WHAT IS REQUIRED: As the answer, set down the lines below from the one containing "What is the" through the one containing "- Opposition Stay Credit: adds", exactly and inclusively, and no others.

RECORD EXCERPTS:
^^^^^^^^

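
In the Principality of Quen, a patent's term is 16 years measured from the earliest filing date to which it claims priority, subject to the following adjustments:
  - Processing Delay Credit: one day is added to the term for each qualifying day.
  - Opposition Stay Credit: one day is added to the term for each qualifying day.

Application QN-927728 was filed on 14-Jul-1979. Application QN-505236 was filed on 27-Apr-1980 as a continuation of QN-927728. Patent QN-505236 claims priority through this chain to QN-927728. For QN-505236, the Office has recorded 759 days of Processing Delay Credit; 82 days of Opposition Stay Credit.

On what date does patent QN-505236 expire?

Earliest priority filing: 14 July 1979.
Base term: 14 July 1979 + 16 years → 14 July 1995.
Processing Delay Credit: +759 days → 11 August 1997.
Opposition Stay Credit: +82 days → 1 November 1997.

1997-11-01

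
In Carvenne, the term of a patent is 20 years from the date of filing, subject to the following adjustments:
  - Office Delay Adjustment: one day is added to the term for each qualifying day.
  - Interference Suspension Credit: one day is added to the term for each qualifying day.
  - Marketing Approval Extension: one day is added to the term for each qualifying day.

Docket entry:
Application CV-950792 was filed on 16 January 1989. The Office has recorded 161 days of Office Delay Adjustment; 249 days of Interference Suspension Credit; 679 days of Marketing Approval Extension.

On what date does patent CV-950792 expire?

January 10, 2012

Base term: filing date + 20 years → 16 January 2009.
Office Delay Adjustment: +161 days → 26 June 2009.
Interference Suspension Credit: +249 days → 2 March 2010.
Marketing Approval Extension: +679 days → 10 January 2012.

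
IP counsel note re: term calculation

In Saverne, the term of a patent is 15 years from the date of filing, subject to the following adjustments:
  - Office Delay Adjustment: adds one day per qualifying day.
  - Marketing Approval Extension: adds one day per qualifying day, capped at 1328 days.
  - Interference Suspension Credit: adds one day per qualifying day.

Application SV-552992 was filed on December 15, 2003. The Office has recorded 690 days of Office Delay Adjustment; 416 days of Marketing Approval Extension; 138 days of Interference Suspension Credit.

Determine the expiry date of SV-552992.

Base term: filing date + 15 years → 15 December 2018.
Office Delay Adjustment: +690 days → 4 November 2020.
Marketing Approval Extension: 416 days (within the 1328-day cap) → +416 days → 25 December 2021.
Interference Suspension Credit: +138 days → 12 May 2022.

2022-05-12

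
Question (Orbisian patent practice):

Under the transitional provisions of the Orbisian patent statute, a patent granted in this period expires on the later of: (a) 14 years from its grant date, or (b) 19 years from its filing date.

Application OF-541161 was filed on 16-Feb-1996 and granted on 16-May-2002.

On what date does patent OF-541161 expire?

(a) grant + 14 years → 16 May 2016.
(b) filing + 19 years → 16 February 2015.
Later of the two: 16 May 2016.

2016-05-16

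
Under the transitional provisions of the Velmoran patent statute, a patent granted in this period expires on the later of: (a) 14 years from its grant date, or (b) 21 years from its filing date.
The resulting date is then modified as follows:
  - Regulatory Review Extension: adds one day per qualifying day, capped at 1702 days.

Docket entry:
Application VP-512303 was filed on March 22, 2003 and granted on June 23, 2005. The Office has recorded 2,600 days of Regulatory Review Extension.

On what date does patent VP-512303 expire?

(a) grant + 14 years → 23 June 2019.
(b) filing + 21 years → 22 March 2024.
Later of the two: 22 March 2024.
Regulatory Review Extension: 2600 days claimed exceeds the 1702-day cap, so +1702 days → 18 November 2028.

November 18, 2028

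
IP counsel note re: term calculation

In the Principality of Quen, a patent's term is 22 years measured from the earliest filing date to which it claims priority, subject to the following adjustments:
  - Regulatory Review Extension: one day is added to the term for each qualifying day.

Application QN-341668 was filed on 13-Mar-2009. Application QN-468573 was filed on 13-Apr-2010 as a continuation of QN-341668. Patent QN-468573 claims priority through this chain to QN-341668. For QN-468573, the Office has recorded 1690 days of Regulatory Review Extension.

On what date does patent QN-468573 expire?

October 28, 2035

Earliest priority filing: 13 March 2009.
Base term: 13 March 2009 + 22 years → 13 March 2031.
Regulatory Review Extension: +1690 days → 28 October 2035.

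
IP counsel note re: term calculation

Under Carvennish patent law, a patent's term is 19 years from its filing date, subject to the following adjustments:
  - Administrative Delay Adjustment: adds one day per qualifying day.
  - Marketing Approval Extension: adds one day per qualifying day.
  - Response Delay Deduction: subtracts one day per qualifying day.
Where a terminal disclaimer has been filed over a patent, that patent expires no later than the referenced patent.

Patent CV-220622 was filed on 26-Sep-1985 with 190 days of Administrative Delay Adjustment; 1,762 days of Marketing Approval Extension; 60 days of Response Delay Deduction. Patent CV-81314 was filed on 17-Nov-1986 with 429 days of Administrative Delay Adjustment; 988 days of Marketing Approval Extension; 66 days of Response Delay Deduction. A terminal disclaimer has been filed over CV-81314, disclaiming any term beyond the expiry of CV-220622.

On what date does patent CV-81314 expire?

2009-07-30

Natural term of CV-81314:
  Base: filing + 19 years → 17 November 2005.
  Administrative Delay Adjustment: +429 days → 20 January 2007.
  Marketing Approval Extension: +988 days → 4 October 2009.
  Response Delay Deduction: −66 days → 30 July 2009.
Expiry of referenced patent CV-220622:
  Base: filing + 19 years → 26 September 2004.
  Administrative Delay Adjustment: +190 days → 4 April 2005.
  Marketing Approval Extension: +1762 days → 30 January 2010.
  Response Delay Deduction: −60 days → 1 December 2009.
Terminal disclaimer: CV-81314 expires on the earlier of 30 July 2009 and 1 December 2009.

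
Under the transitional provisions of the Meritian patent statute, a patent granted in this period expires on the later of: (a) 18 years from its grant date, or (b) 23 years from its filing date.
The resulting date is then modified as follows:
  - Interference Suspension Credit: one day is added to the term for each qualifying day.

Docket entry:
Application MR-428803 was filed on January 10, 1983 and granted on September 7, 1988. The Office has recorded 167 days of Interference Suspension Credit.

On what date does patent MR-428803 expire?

(a) grant + 18 years → 7 September 2006.
(b) filing + 23 years → 10 January 2006.
Later of the two: 7 September 2006.
Interference Suspension Credit: +167 days → 21 February 2007.

February 21, 2007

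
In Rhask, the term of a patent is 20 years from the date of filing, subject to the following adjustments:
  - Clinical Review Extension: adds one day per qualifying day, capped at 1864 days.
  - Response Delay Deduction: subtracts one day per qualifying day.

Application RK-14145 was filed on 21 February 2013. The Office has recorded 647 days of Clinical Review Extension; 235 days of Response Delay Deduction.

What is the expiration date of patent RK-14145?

April 9, 2034

Base term: filing date + 20 years → 21 February 2033.
Clinical Review Extension: 647 days (within the 1864-day cap) → +647 days → 30 November 2034.
Response Delay Deduction: −235 days → 9 April 2034.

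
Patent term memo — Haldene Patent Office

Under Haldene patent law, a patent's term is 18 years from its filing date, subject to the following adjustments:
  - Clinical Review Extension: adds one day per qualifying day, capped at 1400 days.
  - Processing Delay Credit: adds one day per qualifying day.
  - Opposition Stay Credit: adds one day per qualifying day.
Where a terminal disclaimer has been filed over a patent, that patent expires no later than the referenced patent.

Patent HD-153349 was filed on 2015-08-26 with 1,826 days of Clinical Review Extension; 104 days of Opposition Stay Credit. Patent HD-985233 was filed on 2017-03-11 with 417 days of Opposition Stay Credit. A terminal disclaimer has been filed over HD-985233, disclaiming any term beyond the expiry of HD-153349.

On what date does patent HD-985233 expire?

May 1, 2036

Natural term of HD-985233:
  Base: filing + 18 years → 11 March 2035.
  Opposition Stay Credit: +417 days → 1 May 2036.
Expiry of referenced patent HD-153349:
  Base: filing + 18 years → 26 August 2033.
  Clinical Review Extension: 1826 days claimed exceeds the 1400-day cap, so +1400 days → 26 June 2037.
  Opposition Stay Credit: +104 days → 8 October 2037.
Terminal disclaimer: HD-985233 expires on the earlier of 1 May 2036 and 8 October 2037.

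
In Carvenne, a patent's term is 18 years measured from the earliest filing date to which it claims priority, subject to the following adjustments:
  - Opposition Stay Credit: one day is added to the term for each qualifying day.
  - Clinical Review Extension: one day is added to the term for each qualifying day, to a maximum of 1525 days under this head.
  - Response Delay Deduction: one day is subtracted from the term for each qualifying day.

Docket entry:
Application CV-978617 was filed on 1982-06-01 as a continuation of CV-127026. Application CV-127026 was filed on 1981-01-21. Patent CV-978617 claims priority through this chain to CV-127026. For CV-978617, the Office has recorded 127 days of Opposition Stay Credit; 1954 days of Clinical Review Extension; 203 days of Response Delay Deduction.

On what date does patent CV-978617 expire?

Earliest priority filing: 21 January 1981.
Base term: 21 January 1981 + 18 years → 21 January 1999.
Opposition Stay Credit: +127 days → 28 May 1999.
Clinical Review Extension: 1954 days claimed exceeds the 1525-day cap, so +1525 days → 31 July 2003.
Response Delay Deduction: −203 days → 9 January 2003.

January 9, 2003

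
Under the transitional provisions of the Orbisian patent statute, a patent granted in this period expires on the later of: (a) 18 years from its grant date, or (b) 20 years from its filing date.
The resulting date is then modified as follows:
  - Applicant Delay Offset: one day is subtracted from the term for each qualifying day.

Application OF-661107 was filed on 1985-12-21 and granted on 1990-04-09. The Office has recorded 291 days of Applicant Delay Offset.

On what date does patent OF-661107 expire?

2007-06-23

(a) grant + 18 years → 9 April 2008.
(b) filing + 20 years → 21 December 2005.
Later of the two: 9 April 2008.
Applicant Delay Offset: −291 days → 23 June 2007.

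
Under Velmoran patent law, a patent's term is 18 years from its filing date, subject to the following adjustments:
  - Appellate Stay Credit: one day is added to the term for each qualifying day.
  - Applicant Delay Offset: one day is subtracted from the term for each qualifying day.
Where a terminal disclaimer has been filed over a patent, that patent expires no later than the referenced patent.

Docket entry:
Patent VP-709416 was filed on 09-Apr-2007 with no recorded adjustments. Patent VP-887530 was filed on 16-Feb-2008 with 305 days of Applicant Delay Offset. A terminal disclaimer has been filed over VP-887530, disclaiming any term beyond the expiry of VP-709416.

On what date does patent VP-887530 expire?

2025-04-09

Natural term of VP-887530:
  Base: filing + 18 years → 16 February 2026.
  Applicant Delay Offset: −305 days → 17 April 2025.
Expiry of referenced patent VP-709416:
  Base: filing + 18 years → 9 April 2025.
Terminal disclaimer: VP-887530 expires on the earlier of 17 April 2025 and 9 April 2025.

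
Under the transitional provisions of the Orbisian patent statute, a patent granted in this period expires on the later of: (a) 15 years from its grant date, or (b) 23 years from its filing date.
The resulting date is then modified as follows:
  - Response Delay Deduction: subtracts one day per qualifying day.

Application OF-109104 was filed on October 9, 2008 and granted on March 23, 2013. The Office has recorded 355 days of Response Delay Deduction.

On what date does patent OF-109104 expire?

2030-10-19

(a) grant + 15 years → 23 March 2028.
(b) filing + 23 years → 9 October 2031.
Later of the two: 9 October 2031.
Response Delay Deduction: −355 days → 19 October 2030.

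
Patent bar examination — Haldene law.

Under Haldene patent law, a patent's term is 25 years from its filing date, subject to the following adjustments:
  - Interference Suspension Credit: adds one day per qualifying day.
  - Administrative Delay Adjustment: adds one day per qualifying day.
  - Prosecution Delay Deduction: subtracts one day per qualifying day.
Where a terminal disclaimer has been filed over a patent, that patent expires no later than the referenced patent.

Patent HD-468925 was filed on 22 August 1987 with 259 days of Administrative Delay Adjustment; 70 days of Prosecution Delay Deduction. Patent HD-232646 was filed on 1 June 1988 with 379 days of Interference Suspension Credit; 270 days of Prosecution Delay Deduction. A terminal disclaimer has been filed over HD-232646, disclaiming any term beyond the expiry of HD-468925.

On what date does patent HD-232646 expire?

February 27, 2013

Natural term of HD-232646:
  Base: filing + 25 years → 1 June 2013.
  Interference Suspension Credit: +379 days → 15 June 2014.
  Prosecution Delay Deduction: −270 days → 18 September 2013.
Expiry of referenced patent HD-468925:
  Base: filing + 25 years → 22 August 2012.
  Administrative Delay Adjustment: +259 days → 8 May 2013.
  Prosecution Delay Deduction: −70 days → 27 February 2013.
Terminal disclaimer: HD-232646 expires on the earlier of 18 September 2013 and 27 February 2013.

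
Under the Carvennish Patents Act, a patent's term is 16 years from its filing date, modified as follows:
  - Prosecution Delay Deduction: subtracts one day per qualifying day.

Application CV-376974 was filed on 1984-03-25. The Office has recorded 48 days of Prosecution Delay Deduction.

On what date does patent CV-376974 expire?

February 6, 2000

Base term: filing date + 16 years → 25 March 2000.
Prosecution Delay Deduction: −48 days → 6 February 2000.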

^^^^^^^^

RESPONSE AREA:
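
What is the expiration date of patent RK-14145?

April 9, 2034

Base term: filing date + 20 years → 21 February 2033.
Clinical Review Extension: 647 days (within the 1864-day cap) → +647 days → 30 November 2034.
Response Delay Deduction: −235 days → 9 April 2034.

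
Patent term memo — Haldene Patent Office

Under Haldene patent law, a patent's term is 18 years from its filing date, subject to the following adjustments:
  - Clinical Review Extension: adds one day per qualifying day, capped at 1400 days.
  - Processing Delay Credit: adds one day per qualifying day.
  - Opposition Stay Credit: adds one day per qualifying day.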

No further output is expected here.